GIVEN DATA:
-----

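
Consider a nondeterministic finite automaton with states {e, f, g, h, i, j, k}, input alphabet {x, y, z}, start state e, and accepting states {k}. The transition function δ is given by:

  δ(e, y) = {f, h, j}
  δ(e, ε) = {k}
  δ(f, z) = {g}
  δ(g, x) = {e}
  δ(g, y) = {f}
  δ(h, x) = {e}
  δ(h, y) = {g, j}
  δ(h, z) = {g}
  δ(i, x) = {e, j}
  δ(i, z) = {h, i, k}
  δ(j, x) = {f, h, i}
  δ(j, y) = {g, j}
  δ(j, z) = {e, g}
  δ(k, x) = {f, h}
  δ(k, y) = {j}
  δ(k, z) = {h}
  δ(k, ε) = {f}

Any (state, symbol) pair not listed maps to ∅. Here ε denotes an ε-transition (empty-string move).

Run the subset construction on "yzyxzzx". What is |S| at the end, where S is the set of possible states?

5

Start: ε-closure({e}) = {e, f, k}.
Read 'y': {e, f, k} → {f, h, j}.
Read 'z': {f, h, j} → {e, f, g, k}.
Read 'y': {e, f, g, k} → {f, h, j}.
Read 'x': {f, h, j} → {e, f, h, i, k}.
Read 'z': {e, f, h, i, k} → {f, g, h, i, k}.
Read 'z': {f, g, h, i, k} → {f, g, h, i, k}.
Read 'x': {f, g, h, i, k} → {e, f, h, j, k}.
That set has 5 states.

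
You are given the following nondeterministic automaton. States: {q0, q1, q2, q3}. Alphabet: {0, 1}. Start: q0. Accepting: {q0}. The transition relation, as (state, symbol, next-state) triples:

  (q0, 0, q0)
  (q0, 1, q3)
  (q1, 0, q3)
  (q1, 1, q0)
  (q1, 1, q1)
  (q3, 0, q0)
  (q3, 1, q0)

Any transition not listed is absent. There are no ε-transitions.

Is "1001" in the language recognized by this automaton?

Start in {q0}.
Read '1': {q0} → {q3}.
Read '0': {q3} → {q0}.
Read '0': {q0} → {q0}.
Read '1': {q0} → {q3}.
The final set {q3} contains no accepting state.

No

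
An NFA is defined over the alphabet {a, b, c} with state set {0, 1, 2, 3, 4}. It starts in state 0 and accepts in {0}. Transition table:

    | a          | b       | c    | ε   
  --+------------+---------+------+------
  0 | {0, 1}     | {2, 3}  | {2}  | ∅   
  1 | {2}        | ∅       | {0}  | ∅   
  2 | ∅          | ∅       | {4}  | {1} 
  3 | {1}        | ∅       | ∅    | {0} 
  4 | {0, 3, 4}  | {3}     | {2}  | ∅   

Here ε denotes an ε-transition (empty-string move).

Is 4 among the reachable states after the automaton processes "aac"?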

-----

Could you print the material above once more, exactly as it stands?

ANSWER TO THE EXERCISE:
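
Consider a nondeterministic finite automaton with states {e, f, g, h, i, j, k}, input alphabet {x, y, z}, start state e, and accepting states {k}. The transition function δ is given by:

  δ(e, y) = {f, h, j}
  δ(e, ε) = {k}
  δ(f, z) = {g}
  δ(g, x) = {e}
  δ(g, y) = {f}
  δ(h, x) = {e}
  δ(h, y) = {g, j}
  δ(h, z) = {g}
  δ(i, x) = {e, j}
  δ(i, z) = {h, i, k}
  δ(j, x) = {f, h, i}
  δ(j, y) = {g, j}
  δ(j, z) = {e, g}
  δ(k, x) = {f, h}
  δ(k, y) = {j}
  δ(k, z) = {h}
  δ(k, ε) = {f}

Any (state, symbol) pair not listed maps to ∅. Here ε denotes an ε-transition (empty-string move).

Run the subset construction on "yzyxzzx". What is |S| at the end, where S is the set of possible states?

5

Start: ε-closure({e}) = {e, f, k}.
Read 'y': {e, f, k} → {f, h, j}.
Read 'z': {f, h, j} → {e, f, g, k}.
Read 'y': {e, f, g, k} → {f, h, j}.
Read 'x': {f, h, j} → {e, f, h, i, k}.
Read 'z': {e, f, h, i, k} → {f, g, h, i, k}.
Read 'z': {f, g, h, i, k} → {f, g, h, i, k}.
Read 'x': {f, g, h, i, k} → {e, f, h, j, k}.
That set has 5 states.

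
You are given the following nondeterministic automaton. States: {q0, q1, q2, q3}. Alphabet: {0, 1}. Start: q0. Accepting: {q0}. The transition relation, as (state, symbol, next-state) triples:

  (q0, 0, q0)
  (q0, 1, q3)
  (q1, 0, q3)
  (q1, 1, q0)
  (q1, 1, q1)
  (q3, 0, q0)
  (q3, 1, q0)

Any transition not listed is absent. There are no ε-transitions.

Is "1001" in the language recognized by this automaton?

Start in {q0}.
Read '1': {q0} → {q3}.
Read '0': {q3} → {q0}.
Read '0': {q0} → {q0}.
Read '1': {q0} → {q3}.
The final set {q3} contains no accepting state.

No

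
An NFA is defined over the alphabet {a, b, c} with state set {0, 1, 2, 3, 4}. It starts in state 0 and accepts in {0}. Transition table:

    | a          | b       | c    | ε   
  --+------------+---------+------+------
  0 | {0, 1}     | {2, 3}  | {2}  | ∅   
  1 | {2}        | ∅       | {0}  | ∅   
  2 | ∅          | ∅       | {4}  | {1} 
  3 | {1}        | ∅       | ∅    | {0} 
  4 | {0, 3, 4}  | {3}     | {2}  | ∅   

Here ε denotes an ε-transition (empty-string move).

Is 4 among the reachable states after the automaton processes "aac"?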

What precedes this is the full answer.